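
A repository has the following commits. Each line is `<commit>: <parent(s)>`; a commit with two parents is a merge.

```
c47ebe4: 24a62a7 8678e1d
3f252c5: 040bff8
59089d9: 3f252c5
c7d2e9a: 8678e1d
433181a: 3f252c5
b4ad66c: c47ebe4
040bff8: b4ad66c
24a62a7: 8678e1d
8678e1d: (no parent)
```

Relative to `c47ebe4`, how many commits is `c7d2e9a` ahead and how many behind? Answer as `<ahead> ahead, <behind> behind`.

Reachable from c7d2e9a: {8678e1d, c7d2e9a}.
Reachable from c47ebe4: {24a62a7, 8678e1d, c47ebe4}.
Only in c7d2e9a's history (ahead): {c7d2e9a} — 1.
Only in c47ebe4's history (behind): {24a62a7, c47ebe4} — 2.

1 ahead, 2 behind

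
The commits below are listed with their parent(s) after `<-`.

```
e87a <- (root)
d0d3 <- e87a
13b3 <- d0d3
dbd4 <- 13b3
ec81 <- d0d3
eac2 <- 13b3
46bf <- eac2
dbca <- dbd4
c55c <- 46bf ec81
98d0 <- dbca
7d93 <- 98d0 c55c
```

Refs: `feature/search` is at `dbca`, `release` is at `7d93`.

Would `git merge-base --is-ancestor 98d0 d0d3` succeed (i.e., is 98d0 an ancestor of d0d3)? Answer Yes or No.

No

Ancestors of d0d3: {d0d3, e87a}.
98d0 is not in that set, so it is not an ancestor of d0d3.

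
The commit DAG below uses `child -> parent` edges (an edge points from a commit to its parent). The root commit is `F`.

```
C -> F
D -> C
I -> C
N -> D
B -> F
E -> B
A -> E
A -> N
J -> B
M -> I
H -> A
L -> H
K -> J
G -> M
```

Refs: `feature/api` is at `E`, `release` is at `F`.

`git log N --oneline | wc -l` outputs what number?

Walking parent pointers from N: reachable set = {C, D, F, N}.
That is 4 commits.

4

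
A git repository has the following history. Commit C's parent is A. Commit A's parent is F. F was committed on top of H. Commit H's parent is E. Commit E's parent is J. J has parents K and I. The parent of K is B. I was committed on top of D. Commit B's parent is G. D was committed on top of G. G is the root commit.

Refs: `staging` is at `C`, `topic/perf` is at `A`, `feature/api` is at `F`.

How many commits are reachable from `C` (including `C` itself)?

Walking parent pointers from C: reachable set = {A, B, C, D, E, F, G, H, I, J, K}.
That is 11 commits.

11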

● ● ● ● ● ● ●

Search the entries for the word "below". Copy every line where it occurs.

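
The commits below are listed with their parent(s) after `<-`.
The commit DAG below uses `child -> parent` edges (an edge points from a commit to its parent). The root commit is `F`.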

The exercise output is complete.